**Your assignment:** Work through the material below and tally the lines holding "generated"; only the tally should be returned.
Start of Recorded data
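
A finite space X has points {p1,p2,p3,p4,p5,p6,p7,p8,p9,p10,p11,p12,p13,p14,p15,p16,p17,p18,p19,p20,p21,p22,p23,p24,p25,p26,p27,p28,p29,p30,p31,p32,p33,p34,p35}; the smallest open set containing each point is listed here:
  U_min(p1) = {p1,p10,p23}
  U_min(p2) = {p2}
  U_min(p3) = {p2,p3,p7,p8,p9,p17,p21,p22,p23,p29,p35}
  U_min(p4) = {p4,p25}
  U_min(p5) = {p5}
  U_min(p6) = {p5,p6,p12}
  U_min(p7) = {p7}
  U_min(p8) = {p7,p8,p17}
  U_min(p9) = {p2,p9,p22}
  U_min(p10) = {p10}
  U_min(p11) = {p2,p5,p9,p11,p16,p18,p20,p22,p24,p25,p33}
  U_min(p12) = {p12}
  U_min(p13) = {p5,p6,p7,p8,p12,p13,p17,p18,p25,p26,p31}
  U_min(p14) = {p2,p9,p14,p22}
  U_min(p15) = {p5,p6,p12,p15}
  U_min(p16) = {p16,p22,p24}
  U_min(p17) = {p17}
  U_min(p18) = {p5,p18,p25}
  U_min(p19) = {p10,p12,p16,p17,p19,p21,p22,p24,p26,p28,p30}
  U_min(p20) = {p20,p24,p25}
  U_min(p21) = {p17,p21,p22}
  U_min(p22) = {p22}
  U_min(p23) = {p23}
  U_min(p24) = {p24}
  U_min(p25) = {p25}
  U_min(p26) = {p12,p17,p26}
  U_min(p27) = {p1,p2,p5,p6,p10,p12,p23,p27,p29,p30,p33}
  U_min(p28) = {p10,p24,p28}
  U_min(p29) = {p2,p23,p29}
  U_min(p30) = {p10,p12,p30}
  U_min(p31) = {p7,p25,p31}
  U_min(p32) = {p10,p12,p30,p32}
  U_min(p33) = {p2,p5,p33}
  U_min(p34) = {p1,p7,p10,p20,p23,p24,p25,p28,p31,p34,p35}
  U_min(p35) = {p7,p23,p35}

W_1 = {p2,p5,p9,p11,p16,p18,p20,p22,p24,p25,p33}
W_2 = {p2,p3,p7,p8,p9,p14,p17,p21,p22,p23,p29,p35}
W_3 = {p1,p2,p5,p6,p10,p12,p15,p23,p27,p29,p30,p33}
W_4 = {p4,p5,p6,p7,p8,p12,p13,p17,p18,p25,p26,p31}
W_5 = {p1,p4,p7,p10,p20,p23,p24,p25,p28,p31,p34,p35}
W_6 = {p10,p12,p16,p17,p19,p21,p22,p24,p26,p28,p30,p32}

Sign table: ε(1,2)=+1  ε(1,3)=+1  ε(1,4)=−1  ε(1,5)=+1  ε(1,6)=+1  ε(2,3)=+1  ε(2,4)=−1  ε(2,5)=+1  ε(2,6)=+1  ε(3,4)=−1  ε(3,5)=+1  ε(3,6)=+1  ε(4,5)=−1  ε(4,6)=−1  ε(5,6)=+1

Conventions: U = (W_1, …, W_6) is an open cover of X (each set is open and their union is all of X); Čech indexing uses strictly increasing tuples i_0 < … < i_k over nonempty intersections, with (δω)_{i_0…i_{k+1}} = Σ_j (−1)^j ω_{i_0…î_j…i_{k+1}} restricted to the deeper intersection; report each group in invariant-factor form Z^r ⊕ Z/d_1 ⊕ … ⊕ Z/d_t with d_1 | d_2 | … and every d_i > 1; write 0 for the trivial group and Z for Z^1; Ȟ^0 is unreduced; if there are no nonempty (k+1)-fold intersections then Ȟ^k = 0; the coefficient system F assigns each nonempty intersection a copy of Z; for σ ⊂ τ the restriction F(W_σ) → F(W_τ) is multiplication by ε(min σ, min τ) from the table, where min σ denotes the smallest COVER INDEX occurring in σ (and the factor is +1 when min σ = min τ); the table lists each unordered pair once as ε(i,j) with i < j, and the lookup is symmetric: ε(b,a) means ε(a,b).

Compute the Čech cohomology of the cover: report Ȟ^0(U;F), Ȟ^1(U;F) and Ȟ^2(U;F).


nerve simplices:
  W12={p2,p9,p22} W13={p2,p5,p33} W14={p5,p18,p25} W15={p20,p24,p25} W16={p16,p22,p24} W23={p2,p23,p29} W24={p7,p8,p17} W25={p7,p23,p35} W26={p17,p21,p22} W34={p5,p6,p12} W35={p1,p10,p23} W36={p10,p12,p30} W45={p4,p7,p25,p31} W46={p12,p17,p26} W56={p10,p24,p28}
  W123={p2} W126={p22} W134={p5} W145={p25} W156={p24} W235={p23} W245={p7} W246={p17} W346={p12} W356={p10}
C dims 6,15,10; δ0: rk 5, SNF 1^5; δ1: rk 10, SNF 1^9·2
degree 0: 6−5−0 = 1 → Ȟ^0 ≅ Z
degree 1: 15−10−5 = 0 → Ȟ^1 ≅ 0
degree 2: 10−0−10 = 0 plus torsion [2] → Ȟ^2 ≅ Z/2

Ȟ^0 ≅ Z, Ȟ^1 ≅ 0 and Ȟ^2 ≅ Z/2


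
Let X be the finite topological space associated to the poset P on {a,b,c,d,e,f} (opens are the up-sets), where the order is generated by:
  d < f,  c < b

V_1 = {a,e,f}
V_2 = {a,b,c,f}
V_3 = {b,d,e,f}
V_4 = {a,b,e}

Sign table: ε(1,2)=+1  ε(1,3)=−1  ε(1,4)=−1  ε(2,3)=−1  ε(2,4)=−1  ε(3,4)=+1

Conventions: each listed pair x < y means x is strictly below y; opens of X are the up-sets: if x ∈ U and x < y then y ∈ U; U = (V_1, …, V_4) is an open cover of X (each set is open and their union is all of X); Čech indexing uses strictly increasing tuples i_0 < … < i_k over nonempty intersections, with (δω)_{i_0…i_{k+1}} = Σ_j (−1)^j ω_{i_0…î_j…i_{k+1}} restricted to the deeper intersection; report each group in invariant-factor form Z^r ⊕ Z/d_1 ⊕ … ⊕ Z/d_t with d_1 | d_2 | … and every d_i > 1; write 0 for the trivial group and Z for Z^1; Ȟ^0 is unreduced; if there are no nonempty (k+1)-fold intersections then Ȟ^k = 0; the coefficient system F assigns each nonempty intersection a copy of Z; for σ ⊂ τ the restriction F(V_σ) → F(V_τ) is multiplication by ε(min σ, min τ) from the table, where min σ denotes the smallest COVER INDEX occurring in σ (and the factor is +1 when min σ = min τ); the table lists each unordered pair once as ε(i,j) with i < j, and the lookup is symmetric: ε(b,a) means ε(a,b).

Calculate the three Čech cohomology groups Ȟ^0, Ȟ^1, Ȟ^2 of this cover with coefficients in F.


Ȟ^0 = Z, Ȟ^1 = 0 and Ȟ^2 = Z

nerve simplices:
  V12={a,f} V13={e,f} V14={a,e} V23={b,f} V24={a,b} V34={b,e}
  V123={f} V124={a} V134={e} V234={b}
C dims 4,6,4; δ0: rk 3, SNF 1^3; δ1: rk 3, SNF 1^3
degree 0: 4−3−0 = 1 → Ȟ^0 ≅ Z
degree 1: 6−3−3 = 0 → Ȟ^1 ≅ 0
degree 2: 4−0−3 = 1 → Ȟ^2 ≅ Z


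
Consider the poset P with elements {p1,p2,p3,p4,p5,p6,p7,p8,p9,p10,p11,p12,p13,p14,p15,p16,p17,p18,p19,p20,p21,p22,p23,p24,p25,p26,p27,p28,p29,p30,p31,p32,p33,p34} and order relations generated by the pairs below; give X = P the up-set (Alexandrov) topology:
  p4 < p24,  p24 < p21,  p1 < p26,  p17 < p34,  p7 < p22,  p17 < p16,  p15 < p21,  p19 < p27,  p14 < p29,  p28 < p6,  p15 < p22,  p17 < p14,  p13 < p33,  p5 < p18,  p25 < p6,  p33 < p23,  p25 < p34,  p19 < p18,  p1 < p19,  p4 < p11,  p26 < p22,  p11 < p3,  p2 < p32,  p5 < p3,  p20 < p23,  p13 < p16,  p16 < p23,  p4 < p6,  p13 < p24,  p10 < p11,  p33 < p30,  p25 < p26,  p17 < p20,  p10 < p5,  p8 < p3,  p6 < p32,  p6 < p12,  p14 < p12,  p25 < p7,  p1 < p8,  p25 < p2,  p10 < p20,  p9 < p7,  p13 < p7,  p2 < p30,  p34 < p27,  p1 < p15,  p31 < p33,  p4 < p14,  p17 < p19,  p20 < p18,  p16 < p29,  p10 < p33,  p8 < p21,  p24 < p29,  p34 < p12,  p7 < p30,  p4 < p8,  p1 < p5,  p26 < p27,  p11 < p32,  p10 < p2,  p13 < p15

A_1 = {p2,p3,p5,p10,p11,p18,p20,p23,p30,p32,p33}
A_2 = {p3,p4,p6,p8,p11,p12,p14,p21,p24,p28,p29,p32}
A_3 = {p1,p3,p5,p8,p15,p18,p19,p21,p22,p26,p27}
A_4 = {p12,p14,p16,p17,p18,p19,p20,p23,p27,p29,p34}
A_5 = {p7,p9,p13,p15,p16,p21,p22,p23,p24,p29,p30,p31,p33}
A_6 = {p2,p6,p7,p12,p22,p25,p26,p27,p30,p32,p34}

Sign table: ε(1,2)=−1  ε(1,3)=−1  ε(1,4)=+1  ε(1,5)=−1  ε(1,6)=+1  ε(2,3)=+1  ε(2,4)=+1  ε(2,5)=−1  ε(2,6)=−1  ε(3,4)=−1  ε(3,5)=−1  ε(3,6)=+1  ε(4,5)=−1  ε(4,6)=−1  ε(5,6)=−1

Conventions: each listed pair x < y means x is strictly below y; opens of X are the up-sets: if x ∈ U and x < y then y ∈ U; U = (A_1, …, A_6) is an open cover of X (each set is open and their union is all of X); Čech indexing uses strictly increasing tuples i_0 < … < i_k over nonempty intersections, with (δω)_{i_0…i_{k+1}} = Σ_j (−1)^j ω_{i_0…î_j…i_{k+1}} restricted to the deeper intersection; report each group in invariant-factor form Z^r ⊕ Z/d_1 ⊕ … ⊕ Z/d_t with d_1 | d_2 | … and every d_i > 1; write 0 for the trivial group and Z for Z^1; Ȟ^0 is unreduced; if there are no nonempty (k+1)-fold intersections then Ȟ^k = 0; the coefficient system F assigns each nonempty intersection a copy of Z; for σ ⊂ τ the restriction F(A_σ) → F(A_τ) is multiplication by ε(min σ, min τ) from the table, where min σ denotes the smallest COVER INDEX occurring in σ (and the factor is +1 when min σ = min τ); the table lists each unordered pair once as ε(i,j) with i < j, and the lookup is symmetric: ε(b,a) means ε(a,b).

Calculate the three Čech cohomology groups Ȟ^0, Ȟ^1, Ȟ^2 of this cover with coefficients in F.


cover nerve:
  A12={p3,p11,p32} A13={p3,p5,p18} A14={p18,p20,p23} A15={p23,p30,p33} A16={p2,p30,p32} A23={p3,p8,p21} A24={p12,p14,p29} A25={p21,p24,p29} A26={p6,p12,p32} A34={p18,p19,p27} A35={p15,p21,p22} A36={p22,p26,p27} A45={p16,p23,p29} A46={p12,p27,p34} A56={p7,p22,p30}
  A123={p3} A126={p32} A134={p18} A145={p23} A156={p30} A235={p21} A245={p29} A246={p12} A346={p27} A356={p22}
C dims 6,15,10; δ0: rk 6, SNF 1^5·2; δ1: rk 9, SNF 1^9
Ȟ^0: (6−6)−0=0 ⇒ 0
Ȟ^1: (15−9)−6=0 plus torsion [2] ⇒ Z/2
Ȟ^2: (10−0)−9=1 ⇒ Z

Ȟ^0 ≅ 0, Ȟ^1 ≅ Z/2 and Ȟ^2 ≅ Z


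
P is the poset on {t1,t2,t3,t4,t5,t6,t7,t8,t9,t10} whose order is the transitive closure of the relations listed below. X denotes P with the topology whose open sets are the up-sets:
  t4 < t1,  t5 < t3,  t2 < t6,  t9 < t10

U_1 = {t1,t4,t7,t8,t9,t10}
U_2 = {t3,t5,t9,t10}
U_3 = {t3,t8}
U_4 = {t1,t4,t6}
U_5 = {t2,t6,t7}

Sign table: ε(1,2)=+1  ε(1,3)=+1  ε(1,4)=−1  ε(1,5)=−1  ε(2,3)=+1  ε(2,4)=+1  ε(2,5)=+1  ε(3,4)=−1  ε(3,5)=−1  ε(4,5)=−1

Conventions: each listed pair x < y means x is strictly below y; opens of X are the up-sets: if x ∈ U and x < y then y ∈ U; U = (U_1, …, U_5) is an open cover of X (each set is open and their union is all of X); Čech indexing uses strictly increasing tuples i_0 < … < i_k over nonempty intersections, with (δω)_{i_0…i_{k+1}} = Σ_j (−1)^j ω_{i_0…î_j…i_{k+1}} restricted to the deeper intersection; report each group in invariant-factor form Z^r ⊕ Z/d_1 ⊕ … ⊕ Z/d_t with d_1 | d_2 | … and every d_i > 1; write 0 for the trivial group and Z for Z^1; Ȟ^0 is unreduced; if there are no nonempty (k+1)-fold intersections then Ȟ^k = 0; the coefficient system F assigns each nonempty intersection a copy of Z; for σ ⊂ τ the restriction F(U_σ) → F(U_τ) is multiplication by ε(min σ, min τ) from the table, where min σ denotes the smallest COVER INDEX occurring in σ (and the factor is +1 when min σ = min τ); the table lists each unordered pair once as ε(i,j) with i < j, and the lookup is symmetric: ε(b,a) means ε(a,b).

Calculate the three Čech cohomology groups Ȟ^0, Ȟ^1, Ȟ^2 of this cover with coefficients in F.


Ȟ^0 ≅ 0,  Ȟ^1 ≅ Z ⊕ Z/2,  Ȟ^2 ≅ 0

nonempty overlaps:
  U12={t9,t10} U13={t8} U14={t1,t4} U15={t7} U23={t3} U45={t6}
C dims 5,6; δ0: rk 5, SNF 1^4·2
degree 0: 5−5−0 = 0 → Ȟ^0 ≅ 0
degree 1: 6−0−5 = 1 plus torsion [2] → Ȟ^1 ≅ Z ⊕ Z/2
degree 2: 0−0−0 = 0 → Ȟ^2 ≅ 0


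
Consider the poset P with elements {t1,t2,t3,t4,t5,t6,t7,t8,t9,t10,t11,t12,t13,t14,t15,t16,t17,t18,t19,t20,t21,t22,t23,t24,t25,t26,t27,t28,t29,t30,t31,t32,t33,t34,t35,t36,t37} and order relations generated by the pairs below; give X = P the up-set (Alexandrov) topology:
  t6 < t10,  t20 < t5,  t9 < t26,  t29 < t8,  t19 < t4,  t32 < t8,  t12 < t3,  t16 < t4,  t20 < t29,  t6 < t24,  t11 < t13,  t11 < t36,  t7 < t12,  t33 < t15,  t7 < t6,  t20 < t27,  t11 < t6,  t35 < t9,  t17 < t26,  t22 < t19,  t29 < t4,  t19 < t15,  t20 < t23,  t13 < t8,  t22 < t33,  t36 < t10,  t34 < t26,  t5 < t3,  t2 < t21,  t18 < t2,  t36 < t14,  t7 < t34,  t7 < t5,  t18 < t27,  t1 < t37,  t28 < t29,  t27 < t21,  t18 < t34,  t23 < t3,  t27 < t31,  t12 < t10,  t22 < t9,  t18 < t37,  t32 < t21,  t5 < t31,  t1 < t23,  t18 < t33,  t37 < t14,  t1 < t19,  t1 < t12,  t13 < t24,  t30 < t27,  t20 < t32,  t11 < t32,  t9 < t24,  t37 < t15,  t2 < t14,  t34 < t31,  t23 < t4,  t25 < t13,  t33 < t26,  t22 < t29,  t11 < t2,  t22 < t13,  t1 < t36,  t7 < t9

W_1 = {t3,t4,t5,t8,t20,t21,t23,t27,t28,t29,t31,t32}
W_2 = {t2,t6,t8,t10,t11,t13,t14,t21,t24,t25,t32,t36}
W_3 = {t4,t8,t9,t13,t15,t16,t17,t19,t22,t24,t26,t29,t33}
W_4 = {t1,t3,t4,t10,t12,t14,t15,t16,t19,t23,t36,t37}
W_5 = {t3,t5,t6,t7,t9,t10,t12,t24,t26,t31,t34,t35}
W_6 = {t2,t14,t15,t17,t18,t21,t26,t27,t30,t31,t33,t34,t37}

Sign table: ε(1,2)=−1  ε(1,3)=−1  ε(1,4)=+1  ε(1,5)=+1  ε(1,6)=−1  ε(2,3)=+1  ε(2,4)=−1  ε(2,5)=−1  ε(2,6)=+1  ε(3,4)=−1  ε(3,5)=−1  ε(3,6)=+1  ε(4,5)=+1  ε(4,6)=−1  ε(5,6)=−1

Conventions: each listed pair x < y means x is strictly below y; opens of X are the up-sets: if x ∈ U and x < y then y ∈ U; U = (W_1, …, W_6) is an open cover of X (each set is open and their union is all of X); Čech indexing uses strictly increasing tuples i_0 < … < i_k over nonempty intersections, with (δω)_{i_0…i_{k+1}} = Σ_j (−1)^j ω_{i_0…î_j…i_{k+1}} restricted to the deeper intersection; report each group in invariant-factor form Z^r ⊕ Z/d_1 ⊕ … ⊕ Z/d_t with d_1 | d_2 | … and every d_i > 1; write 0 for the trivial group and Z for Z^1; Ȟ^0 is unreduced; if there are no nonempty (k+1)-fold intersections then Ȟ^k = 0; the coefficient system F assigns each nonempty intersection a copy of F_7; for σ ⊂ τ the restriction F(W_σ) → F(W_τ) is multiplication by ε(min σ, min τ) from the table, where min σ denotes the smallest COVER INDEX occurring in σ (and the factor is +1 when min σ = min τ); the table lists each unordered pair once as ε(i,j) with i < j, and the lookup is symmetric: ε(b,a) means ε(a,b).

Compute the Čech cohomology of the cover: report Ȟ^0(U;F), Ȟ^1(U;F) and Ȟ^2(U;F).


Ȟ^0 = Z/7; Ȟ^1 = 0; Ȟ^2 = 0

nerve of the cover:
  W12={t8,t21,t32} W13={t4,t8,t29} W14={t3,t4,t23} W15={t3,t5,t31} W16={t21,t27,t31} W23={t8,t13,t24} W24={t10,t14,t36} W25={t6,t10,t24} W26={t2,t14,t21} W34={t4,t15,t16,t19} W35={t9,t24,t26} W36={t15,t17,t26,t33} W45={t3,t10,t12} W46={t14,t15,t37} W56={t26,t31,t34}
  W123={t8} W126={t21} W134={t4} W145={t3} W156={t31} W235={t24} W245={t10} W246={t14} W346={t15} W356={t26}
C dims 6,15,10; δ0: rk_F7 5; δ1: rk_F7 10
Ȟ^0 = (6 − 5) − 0 = 1, so Ȟ^0 ≅ Z/7
Ȟ^1 = (15 − 10) − 5 = 0, so Ȟ^1 ≅ 0
Ȟ^2 = (10 − 0) − 10 = 0, so Ȟ^2 ≅ 0


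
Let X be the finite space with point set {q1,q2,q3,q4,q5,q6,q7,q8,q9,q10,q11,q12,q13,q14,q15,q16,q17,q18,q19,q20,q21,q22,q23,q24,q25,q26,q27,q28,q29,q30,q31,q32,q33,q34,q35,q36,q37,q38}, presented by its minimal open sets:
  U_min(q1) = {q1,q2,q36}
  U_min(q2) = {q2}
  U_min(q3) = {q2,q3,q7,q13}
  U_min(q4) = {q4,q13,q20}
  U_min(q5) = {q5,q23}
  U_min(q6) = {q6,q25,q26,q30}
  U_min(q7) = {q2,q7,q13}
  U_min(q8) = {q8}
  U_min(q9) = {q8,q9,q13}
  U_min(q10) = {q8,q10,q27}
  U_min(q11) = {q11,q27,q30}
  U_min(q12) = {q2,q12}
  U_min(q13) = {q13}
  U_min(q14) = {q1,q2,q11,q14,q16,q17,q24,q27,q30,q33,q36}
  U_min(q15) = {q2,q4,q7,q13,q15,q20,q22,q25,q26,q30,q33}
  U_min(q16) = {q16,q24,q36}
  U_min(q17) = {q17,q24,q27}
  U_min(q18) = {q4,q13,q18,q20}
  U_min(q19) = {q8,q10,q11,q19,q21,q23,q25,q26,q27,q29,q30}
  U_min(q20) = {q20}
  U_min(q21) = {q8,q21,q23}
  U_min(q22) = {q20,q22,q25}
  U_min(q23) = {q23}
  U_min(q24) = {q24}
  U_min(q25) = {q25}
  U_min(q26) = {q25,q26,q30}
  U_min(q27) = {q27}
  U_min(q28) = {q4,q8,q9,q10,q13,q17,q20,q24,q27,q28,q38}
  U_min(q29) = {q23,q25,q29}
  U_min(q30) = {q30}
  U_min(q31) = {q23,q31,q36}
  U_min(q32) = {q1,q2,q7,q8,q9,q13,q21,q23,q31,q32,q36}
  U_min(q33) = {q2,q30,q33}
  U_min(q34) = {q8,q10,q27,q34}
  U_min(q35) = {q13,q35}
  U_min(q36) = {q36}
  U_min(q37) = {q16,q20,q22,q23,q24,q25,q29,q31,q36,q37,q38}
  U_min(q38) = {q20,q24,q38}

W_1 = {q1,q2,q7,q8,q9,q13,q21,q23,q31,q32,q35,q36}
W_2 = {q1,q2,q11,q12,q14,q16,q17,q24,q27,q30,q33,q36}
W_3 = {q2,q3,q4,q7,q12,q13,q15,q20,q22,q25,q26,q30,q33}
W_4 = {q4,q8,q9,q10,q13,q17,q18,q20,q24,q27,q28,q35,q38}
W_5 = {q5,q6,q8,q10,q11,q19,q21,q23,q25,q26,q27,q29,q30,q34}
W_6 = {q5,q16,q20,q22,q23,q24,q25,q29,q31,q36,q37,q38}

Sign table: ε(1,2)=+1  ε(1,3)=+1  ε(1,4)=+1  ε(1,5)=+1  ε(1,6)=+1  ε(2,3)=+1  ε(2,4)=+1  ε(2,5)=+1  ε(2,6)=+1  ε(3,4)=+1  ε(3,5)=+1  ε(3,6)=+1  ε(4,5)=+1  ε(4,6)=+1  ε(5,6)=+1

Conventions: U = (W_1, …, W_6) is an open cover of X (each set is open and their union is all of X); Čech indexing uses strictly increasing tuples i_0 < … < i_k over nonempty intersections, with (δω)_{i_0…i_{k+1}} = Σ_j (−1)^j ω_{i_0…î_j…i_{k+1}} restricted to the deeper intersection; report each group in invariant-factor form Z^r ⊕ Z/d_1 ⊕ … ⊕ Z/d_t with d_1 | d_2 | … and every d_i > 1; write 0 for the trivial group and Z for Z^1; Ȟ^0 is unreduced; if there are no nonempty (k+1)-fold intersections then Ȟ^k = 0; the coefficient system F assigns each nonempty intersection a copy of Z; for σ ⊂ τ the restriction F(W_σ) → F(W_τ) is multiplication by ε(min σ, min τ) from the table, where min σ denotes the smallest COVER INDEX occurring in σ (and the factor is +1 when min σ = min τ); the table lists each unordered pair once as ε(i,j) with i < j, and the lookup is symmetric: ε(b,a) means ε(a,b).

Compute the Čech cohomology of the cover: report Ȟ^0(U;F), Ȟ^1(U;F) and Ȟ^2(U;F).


Ȟ^0 = Z, Ȟ^1 = 0 and Ȟ^2 = Z/2

nerve of the cover:
  W12={q1,q2,q36} W13={q2,q7,q13} W14={q8,q9,q13,q35} W15={q8,q21,q23} W16={q23,q31,q36} W23={q2,q12,q30,q33} W24={q17,q24,q27} W25={q11,q27,q30} W26={q16,q24,q36} W34={q4,q13,q20} W35={q25,q26,q30} W36={q20,q22,q25} W45={q8,q10,q27} W46={q20,q24,q38} W56={q5,q23,q25,q29}
  W123={q2} W126={q36} W134={q13} W145={q8} W156={q23} W235={q30} W245={q27} W246={q24} W346={q20} W356={q25}
C dims 6,15,10; δ0: rk 5, SNF 1^5; δ1: rk 10, SNF 1^9·2
Ȟ^0 = (6 − 5) − 0 = 1, so Ȟ^0 ≅ Z
Ȟ^1 = (15 − 10) − 5 = 0, so Ȟ^1 ≅ 0
Ȟ^2 = (10 − 0) − 10 = 0 plus torsion [2], so Ȟ^2 ≅ Z/2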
End of Recorded data
**Answer for this exercise:** 3